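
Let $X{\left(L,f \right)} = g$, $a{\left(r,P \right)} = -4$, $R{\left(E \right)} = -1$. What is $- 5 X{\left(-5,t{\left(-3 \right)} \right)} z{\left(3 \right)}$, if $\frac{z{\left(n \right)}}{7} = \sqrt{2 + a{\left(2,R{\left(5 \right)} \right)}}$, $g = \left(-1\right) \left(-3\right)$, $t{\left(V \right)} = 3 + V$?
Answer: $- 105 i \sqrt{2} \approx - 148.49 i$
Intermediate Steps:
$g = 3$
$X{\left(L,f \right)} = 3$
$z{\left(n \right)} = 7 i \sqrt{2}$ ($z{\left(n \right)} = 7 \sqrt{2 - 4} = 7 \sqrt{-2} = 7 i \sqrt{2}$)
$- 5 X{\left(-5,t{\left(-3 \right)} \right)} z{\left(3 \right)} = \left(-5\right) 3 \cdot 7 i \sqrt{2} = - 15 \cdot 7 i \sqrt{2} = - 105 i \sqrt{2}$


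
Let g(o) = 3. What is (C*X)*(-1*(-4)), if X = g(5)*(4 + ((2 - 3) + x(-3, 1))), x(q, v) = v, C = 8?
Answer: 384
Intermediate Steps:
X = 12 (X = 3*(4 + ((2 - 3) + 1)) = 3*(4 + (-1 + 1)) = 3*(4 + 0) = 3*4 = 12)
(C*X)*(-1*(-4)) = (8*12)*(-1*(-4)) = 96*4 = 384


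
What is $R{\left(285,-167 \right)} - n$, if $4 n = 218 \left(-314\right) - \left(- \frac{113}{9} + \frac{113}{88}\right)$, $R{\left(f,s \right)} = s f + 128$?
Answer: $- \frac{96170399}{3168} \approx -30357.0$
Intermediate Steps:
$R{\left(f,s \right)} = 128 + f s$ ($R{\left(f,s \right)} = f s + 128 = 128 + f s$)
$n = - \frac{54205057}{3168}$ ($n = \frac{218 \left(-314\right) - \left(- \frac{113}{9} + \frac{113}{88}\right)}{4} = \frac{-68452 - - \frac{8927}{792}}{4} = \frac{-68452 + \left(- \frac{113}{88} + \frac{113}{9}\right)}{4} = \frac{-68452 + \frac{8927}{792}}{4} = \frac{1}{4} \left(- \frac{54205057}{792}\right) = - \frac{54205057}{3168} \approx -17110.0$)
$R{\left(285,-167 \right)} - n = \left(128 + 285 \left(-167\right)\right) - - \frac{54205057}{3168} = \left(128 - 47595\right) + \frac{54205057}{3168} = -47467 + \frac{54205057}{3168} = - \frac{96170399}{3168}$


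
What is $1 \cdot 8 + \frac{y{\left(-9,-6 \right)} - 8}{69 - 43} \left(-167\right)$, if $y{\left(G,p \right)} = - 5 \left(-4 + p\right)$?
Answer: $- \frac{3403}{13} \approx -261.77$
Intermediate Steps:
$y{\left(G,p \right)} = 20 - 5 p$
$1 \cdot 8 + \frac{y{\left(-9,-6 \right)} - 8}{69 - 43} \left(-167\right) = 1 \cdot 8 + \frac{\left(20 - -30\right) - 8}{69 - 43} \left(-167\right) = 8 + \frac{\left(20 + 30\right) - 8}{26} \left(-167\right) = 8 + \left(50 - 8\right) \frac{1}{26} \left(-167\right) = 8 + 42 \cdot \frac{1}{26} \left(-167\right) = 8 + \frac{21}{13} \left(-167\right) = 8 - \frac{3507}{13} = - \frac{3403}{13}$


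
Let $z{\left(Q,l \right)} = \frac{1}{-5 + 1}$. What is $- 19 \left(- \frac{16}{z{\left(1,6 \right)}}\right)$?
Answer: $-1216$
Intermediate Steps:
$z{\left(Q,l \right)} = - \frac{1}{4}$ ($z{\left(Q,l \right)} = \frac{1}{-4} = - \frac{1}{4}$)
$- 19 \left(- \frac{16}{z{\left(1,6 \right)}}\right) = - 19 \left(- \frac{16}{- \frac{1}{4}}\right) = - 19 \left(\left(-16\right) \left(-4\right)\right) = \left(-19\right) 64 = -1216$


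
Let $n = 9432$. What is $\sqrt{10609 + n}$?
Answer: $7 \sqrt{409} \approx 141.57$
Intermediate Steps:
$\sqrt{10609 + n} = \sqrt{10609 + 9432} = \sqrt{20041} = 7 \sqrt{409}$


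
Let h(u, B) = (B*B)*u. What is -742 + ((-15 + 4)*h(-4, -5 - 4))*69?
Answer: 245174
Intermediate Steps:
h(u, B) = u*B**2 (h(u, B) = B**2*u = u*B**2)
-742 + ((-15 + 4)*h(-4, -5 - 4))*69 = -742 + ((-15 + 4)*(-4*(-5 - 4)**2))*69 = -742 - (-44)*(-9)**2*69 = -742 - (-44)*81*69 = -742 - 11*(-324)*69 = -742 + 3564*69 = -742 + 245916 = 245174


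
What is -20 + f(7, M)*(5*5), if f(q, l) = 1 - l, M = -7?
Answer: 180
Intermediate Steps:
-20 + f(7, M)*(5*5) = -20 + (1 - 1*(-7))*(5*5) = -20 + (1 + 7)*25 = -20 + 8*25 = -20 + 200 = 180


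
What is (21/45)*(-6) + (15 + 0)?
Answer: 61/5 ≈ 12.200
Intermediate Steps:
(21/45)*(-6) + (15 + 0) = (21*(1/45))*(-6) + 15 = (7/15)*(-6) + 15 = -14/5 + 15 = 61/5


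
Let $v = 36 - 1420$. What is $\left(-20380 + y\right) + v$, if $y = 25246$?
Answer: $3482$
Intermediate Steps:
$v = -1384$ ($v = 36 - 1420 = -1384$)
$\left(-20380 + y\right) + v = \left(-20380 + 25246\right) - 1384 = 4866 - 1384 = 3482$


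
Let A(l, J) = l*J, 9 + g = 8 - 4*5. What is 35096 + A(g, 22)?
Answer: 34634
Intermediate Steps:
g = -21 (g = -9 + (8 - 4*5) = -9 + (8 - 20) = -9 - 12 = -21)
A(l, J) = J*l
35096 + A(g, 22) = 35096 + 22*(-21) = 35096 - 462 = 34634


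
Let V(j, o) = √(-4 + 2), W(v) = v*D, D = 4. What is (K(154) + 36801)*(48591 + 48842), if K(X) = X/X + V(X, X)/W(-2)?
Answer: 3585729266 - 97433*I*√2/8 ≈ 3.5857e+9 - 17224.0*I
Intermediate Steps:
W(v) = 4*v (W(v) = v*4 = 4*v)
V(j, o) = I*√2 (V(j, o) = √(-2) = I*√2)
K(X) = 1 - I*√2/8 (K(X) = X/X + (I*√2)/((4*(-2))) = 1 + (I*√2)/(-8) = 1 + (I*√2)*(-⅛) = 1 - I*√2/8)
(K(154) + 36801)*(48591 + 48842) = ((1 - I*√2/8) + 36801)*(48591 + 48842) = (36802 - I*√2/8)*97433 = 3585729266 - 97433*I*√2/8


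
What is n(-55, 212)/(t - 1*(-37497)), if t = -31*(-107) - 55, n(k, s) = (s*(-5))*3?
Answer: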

- - - - -

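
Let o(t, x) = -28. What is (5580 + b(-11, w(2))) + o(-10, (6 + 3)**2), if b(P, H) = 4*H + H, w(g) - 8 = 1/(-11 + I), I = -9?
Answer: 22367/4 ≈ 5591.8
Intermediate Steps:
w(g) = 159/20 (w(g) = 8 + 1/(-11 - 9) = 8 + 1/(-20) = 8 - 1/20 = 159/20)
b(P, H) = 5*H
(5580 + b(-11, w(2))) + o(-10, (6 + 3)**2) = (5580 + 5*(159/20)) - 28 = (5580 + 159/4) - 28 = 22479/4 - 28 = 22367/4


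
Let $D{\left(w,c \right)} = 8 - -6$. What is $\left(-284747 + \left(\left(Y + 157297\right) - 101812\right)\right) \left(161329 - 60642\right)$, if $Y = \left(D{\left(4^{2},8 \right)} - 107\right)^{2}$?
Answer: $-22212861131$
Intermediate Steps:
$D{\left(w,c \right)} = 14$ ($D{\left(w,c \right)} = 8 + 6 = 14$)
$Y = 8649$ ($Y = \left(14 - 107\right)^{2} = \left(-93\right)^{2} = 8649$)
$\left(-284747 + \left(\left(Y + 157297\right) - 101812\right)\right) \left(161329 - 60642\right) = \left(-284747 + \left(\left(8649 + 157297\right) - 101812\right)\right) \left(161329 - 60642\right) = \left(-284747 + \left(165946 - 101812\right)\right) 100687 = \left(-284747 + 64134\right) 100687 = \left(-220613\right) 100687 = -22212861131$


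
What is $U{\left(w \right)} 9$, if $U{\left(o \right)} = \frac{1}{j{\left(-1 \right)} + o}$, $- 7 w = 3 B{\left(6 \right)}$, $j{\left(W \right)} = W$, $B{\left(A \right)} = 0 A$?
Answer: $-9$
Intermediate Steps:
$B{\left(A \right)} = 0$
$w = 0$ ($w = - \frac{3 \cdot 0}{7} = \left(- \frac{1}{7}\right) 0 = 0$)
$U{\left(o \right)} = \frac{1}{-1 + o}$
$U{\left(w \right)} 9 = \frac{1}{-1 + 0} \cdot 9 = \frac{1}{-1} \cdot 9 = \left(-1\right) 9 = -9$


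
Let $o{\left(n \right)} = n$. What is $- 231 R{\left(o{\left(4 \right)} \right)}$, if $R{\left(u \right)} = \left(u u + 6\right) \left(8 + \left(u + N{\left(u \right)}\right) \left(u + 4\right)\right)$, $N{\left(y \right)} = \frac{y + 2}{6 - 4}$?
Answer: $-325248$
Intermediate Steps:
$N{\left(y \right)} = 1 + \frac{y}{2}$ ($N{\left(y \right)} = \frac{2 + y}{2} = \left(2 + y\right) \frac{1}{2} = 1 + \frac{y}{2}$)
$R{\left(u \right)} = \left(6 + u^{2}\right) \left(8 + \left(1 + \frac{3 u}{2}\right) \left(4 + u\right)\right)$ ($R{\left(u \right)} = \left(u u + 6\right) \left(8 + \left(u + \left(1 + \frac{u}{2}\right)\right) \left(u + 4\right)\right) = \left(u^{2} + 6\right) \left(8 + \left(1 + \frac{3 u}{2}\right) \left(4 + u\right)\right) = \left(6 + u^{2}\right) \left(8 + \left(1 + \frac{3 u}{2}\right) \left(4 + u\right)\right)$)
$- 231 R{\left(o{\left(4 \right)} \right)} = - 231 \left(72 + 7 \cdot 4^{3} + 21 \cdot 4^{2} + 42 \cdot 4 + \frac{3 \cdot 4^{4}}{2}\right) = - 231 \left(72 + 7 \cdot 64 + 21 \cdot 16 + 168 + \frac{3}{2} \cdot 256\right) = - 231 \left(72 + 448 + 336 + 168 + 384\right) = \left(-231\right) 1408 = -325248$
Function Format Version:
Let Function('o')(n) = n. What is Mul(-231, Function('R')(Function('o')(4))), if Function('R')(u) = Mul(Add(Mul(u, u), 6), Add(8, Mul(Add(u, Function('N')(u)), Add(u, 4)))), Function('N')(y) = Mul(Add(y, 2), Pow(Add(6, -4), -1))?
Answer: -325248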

- - - - -

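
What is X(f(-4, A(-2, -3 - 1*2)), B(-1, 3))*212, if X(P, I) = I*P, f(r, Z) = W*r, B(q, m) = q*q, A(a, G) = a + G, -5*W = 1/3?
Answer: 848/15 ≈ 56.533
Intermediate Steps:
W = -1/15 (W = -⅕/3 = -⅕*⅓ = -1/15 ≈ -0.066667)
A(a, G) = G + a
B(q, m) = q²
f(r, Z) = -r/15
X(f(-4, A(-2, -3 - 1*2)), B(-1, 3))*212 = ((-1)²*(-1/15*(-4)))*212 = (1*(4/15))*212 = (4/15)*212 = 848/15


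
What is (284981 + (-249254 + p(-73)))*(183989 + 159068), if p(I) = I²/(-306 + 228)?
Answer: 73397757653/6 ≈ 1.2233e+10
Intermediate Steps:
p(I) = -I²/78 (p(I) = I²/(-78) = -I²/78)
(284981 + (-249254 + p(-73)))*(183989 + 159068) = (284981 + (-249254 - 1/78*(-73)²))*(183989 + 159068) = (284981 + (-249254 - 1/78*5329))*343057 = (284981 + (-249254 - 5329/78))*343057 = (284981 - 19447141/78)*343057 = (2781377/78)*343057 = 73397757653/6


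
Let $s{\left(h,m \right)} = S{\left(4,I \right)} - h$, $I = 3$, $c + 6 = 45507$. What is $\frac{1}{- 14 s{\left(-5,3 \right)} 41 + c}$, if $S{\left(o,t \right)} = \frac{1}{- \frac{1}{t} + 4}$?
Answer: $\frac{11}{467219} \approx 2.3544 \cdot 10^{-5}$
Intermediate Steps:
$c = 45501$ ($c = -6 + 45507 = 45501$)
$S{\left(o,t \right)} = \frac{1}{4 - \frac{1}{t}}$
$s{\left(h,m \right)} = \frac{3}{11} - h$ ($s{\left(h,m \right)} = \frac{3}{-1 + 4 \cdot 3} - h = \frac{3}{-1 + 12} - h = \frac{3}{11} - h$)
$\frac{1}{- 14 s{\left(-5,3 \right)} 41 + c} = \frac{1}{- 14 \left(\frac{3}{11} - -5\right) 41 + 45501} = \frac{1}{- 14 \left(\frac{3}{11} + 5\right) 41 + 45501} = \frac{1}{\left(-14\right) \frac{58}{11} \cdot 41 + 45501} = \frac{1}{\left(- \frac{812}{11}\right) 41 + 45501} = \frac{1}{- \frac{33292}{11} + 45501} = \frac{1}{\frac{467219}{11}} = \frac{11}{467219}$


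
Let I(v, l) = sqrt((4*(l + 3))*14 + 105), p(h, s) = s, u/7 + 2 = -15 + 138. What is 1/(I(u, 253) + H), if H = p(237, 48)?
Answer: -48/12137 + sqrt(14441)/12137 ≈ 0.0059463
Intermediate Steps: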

- - - - -

In which lines of the records does the word "Function" appear? Copy each of them.

**Response**.
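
Function Format Version:
Let Function('o')(n) = n. What is Mul(-231, Function('R')(Function('o')(4))), if Function('R')(u) = Mul(Add(Mul(u, u), 6), Add(8, Mul(Add(u, Function('N')(u)), Add(u, 4)))), Function('N')(y) = Mul(Add(y, 2), Pow(Add(6, -4), -1))?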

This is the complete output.